[Dataset entries]
________________________________________
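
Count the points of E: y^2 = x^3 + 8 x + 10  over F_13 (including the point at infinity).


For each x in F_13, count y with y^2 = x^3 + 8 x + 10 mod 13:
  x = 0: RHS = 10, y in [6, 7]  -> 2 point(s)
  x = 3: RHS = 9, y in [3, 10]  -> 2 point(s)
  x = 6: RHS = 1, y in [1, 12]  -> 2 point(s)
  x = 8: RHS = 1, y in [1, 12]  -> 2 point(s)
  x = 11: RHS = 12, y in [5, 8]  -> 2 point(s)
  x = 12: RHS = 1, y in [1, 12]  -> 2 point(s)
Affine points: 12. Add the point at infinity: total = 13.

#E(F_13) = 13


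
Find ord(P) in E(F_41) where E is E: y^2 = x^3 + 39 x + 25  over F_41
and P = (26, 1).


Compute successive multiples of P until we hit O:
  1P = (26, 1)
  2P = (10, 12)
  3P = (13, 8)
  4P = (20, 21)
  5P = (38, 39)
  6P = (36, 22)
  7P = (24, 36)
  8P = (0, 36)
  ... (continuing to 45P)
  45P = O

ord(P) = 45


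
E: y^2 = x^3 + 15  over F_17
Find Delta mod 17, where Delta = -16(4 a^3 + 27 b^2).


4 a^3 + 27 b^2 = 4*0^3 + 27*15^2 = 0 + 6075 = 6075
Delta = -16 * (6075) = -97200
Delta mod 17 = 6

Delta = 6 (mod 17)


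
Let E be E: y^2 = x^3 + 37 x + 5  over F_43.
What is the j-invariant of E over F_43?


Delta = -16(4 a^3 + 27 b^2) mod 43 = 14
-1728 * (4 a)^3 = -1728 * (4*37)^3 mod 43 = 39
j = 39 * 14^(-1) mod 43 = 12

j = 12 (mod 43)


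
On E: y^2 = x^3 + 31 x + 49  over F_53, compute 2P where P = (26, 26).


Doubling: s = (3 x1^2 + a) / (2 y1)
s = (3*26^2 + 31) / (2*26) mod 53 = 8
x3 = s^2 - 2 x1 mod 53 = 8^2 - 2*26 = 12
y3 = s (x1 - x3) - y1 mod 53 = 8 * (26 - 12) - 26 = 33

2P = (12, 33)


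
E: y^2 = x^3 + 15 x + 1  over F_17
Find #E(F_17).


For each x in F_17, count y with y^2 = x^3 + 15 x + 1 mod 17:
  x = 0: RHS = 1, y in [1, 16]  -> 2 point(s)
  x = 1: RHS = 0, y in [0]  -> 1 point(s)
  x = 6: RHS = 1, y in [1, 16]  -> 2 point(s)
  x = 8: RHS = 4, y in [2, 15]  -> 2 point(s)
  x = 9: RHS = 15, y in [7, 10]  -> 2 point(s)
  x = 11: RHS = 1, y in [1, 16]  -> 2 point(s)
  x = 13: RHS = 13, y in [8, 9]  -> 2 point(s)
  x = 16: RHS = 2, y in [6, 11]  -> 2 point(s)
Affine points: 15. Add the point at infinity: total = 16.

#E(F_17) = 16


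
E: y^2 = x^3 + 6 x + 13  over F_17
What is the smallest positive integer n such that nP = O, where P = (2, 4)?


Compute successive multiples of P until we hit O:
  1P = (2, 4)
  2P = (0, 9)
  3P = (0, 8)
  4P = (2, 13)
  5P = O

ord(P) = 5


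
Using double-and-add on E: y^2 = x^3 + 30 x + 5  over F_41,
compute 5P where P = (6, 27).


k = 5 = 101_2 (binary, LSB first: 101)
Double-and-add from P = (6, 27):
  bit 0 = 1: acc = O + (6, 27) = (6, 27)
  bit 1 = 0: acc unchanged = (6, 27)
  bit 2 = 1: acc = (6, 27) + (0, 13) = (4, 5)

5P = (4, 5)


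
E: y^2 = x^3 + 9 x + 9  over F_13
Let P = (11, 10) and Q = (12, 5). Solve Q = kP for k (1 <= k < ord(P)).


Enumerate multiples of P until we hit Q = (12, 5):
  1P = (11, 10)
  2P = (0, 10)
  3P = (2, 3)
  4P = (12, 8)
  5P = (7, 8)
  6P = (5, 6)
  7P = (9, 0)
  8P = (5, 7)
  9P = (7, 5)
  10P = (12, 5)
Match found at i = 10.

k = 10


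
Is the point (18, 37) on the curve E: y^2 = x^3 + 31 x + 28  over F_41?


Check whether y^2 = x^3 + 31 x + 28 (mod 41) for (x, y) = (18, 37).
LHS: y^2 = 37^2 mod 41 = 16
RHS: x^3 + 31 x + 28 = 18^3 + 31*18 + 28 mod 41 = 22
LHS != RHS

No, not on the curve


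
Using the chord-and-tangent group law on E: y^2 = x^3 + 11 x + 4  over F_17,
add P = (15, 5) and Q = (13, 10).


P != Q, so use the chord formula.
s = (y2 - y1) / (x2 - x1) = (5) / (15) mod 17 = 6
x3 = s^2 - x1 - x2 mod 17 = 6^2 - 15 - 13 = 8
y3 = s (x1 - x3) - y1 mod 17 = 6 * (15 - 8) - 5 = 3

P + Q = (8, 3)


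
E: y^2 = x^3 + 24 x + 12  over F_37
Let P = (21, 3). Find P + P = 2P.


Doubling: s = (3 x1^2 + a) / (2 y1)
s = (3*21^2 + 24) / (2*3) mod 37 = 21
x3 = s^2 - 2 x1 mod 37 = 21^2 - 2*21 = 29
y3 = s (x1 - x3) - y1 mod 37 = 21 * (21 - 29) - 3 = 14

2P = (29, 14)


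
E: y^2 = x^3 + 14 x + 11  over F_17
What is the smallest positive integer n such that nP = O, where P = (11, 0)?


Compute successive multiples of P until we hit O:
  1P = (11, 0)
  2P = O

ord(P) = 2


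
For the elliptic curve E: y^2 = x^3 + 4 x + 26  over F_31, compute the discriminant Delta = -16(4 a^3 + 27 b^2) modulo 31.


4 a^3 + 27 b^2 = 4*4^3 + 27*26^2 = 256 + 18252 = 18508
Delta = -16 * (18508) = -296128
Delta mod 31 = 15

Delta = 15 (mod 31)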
________________________________________
Pull every line containing the word "Using" out of the entries above.

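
Using double-and-add on E: y^2 = x^3 + 30 x + 5  over F_41,
Using the chord-and-tangent group law on E: y^2 = x^3 + 11 x + 4  over F_17,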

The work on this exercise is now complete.